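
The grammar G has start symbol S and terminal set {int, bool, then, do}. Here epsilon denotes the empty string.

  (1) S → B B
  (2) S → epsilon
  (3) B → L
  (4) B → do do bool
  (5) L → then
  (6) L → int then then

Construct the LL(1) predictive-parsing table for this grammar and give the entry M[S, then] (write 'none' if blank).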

What you should do
Write out exactly the lines starting with the one that holds "(2) S → epsilon" and running through the last line above.

Solution to this problem
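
  (2) S → epsilon
  (3) B → L
  (4) B → do do bool
  (5) L → then
  (6) L → int then then

Construct the LL(1) predictive-parsing table for this grammar and give the entry M[S, then] (write 'none' if blank).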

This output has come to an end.